> EXERCISE
Restate each record word for word, from the first to the last.

> SOURCE DATA

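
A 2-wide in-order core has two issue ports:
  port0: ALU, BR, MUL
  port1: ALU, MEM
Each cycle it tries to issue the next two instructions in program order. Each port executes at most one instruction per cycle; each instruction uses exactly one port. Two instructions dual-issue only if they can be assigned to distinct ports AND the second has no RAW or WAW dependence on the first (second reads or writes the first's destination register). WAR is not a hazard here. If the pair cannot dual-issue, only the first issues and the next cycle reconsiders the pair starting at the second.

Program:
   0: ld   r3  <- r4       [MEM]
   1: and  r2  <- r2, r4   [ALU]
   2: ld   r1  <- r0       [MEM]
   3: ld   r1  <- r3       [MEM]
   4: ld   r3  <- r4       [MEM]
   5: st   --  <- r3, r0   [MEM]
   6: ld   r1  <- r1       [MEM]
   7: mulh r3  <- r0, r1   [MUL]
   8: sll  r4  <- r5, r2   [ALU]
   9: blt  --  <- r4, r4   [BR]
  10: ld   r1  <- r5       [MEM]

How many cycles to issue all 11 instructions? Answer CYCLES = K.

[0] i0+i1  ld/and  -- dual
[1] i2  ld  -- no-port MEM/MEM
[2] i3  ld  -- no-port MEM/MEM
[3] i4  ld  -- no-port MEM/MEM
[4] i5  st  -- no-port MEM/MEM
[5] i6  ld  -- RAW r1
[6] i7+i8  mulh/sll  -- dual
[7] i9+i10  blt/ld  -- dual

CYCLES = 8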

> FINAL ANSWER
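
A 2-wide in-order core has two issue ports:
  port0: ALU, BR, MUL
  port1: ALU, MEM
Each cycle it tries to issue the next two instructions in program order. Each port executes at most one instruction per cycle; each instruction uses exactly one port. Two instructions dual-issue only if they can be assigned to distinct ports AND the second has no RAW or WAW dependence on the first (second reads or writes the first's destination register). WAR is not a hazard here. If the pair cannot dual-issue, only the first issues and the next cycle reconsiders the pair starting at the second.

Program:
   0: ld   r3  <- r4       [MEM]
   1: and  r2  <- r2, r4   [ALU]
   2: ld   r1  <- r0       [MEM]
   3: ld   r1  <- r3       [MEM]
   4: ld   r3  <- r4       [MEM]
   5: st   --  <- r3, r0   [MEM]
   6: ld   r1  <- r1       [MEM]
   7: mulh r3  <- r0, r1   [MUL]
   8: sll  r4  <- r5, r2   [ALU]
   9: blt  --  <- r4, r4   [BR]
  10: ld   r1  <- r5       [MEM]

How many cycles to issue all 11 instructions? Answer CYCLES = K.

[0] i0+i1  ld/and  -- dual
[1] i2  ld  -- no-port MEM/MEM
[2] i3  ld  -- no-port MEM/MEM
[3] i4  ld  -- no-port MEM/MEM
[4] i5  st  -- no-port MEM/MEM
[5] i6  ld  -- RAW r1
[6] i7+i8  mulh/sll  -- dual
[7] i9+i10  blt/ld  -- dual

CYCLES = 8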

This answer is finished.